*Work instructions*. The full listing below should be returned without a single change.

*Provided records*.

_ _ _ _ _

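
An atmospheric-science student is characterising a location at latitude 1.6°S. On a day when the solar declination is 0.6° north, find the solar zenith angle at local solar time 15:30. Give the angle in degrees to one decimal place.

52.5°

Hour angle H = 15° × (15.5 − 12) = 52.50°.
cos θ_z = sin(-1.6°) sin(0.6°) + cos(-1.6°) cos(0.6°) cos(52.50°) = -0.0003 + 0.6085 = 0.6082.
θ_z = arccos(0.6082) = 52.54°.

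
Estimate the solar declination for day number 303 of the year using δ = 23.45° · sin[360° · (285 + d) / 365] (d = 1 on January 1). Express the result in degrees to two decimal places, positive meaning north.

360 × (285 + 303) / 365 = 579.945°; sin(579.945°) = -0.6421.
δ = 23.45 × -0.6421 = -15.057° ≈ -15.06°.

-15.06°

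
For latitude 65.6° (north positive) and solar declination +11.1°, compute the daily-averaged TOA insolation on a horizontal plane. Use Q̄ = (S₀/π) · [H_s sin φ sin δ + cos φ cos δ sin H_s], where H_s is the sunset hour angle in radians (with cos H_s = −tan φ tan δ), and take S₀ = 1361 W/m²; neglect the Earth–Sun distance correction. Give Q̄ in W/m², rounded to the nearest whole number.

312 W/m²

−tan φ tan δ = −(2.2045)(0.1962) = -0.4325; H_s = arccos(-0.4325) = 115.63°. In radians, H_s = 2.0181.
H_s sin φ sin δ = 2.0181 × 0.9107 × 0.1925 = 0.3538.
cos φ cos δ sin H_s = 0.4131 × 0.9813 × 0.9016 = 0.3655.
Q̄ = (1361/π) × (0.3538 + 0.3655) = 433.22 × 0.7193 = 311.62 W/m².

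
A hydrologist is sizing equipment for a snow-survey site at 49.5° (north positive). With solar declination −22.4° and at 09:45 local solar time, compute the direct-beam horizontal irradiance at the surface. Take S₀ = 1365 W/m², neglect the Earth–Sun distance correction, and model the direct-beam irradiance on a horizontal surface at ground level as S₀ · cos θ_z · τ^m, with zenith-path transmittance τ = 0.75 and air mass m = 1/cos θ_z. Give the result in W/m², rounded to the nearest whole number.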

_ _ _ _ _

*Exercise result*.
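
An atmospheric-science student is characterising a location at latitude 1.6°S. On a day when the solar declination is 0.6° north, find the solar zenith angle at local solar time 15:30. Give the angle in degrees to one decimal place.

52.5°

Hour angle H = 15° × (15.5 − 12) = 52.50°.
cos θ_z = sin(-1.6°) sin(0.6°) + cos(-1.6°) cos(0.6°) cos(52.50°) = -0.0003 + 0.6085 = 0.6082.
θ_z = arccos(0.6082) = 52.54°.

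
Estimate the solar declination for day number 303 of the year using δ = 23.45° · sin[360° · (285 + d) / 365] (d = 1 on January 1). Express the result in degrees to two decimal places, positive meaning north.

360 × (285 + 303) / 365 = 579.945°; sin(579.945°) = -0.6421.
δ = 23.45 × -0.6421 = -15.057° ≈ -15.06°.

-15.06°

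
For latitude 65.6° (north positive) and solar declination +11.1°, compute the daily-averaged TOA insolation on a horizontal plane. Use Q̄ = (S₀/π) · [H_s sin φ sin δ + cos φ cos δ sin H_s], where H_s is the sunset hour angle in radians (with cos H_s = −tan φ tan δ), and take S₀ = 1361 W/m²; neglect the Earth–Sun distance correction. Give Q̄ in W/m², rounded to the nearest whole number.

312 W/m²

−tan φ tan δ = −(2.2045)(0.1962) = -0.4325; H_s = arccos(-0.4325) = 115.63°. In radians, H_s = 2.0181.
H_s sin φ sin δ = 2.0181 × 0.9107 × 0.1925 = 0.3538.
cos φ cos δ sin H_s = 0.4131 × 0.9813 × 0.9016 = 0.3655.
Q̄ = (1361/π) × (0.3538 + 0.3655) = 433.22 × 0.7193 = 311.62 W/m².

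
A hydrologist is sizing equipment for a snow-survey site at 49.5° (north positive). With solar declination −22.4° and at 09:45 local solar time, compute the direct-beam horizontal irradiance at the surface. Take S₀ = 1365 W/m², neglect the Earth–Sun distance correction, and model the direct-beam irradiance on a horizontal surface at ground level as S₀ · cos θ_z · τ^m, with zenith-path transmittance τ = 0.75 and air mass m = 1/cos θ_z. Give the result in W/m², rounded to the nearest whole number.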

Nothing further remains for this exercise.